▶ [ASSIGNMENT]: Transcribe the records in full, keeping every character as it is.

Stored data
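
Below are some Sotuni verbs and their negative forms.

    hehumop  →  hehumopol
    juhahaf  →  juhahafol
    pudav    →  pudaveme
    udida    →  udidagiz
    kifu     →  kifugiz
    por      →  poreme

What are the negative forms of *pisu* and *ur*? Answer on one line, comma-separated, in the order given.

pisugiz, ureme

Looking at the final sound of each stem: -ol when the stem ends in a voiceless consonant (*hehumop*, *juhahaf*); -eme when the stem ends in a voiced consonant (*pudav*, *por*); -giz when the stem ends in a vowel (*udida*, *kifu*).
The final sound of *pisu* is /u/, which is a vowel, so the suffix is -giz, giving *pisugiz*.
Since the final sound of *ur* is /r/ (a voiced consonant), it takes -eme, giving *ureme*.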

▶ [ANSWER SECTION]:
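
Below are some Sotuni verbs and their negative forms.

    hehumop  →  hehumopol
    juhahaf  →  juhahafol
    pudav    →  pudaveme
    udida    →  udidagiz
    kifu     →  kifugiz
    por      →  poreme

What are the negative forms of *pisu* and *ur*? Answer on one line, comma-separated, in the order given.

pisugiz, ureme

Looking at the final sound of each stem: -ol when the stem ends in a voiceless consonant (*hehumop*, *juhahaf*); -eme when the stem ends in a voiced consonant (*pudav*, *por*); -giz when the stem ends in a vowel (*udida*, *kifu*).
The final sound of *pisu* is /u/, which is a vowel, so the suffix is -giz, giving *pisugiz*.
Since the final sound of *ur* is /r/ (a voiced consonant), it takes -eme, giving *ureme*.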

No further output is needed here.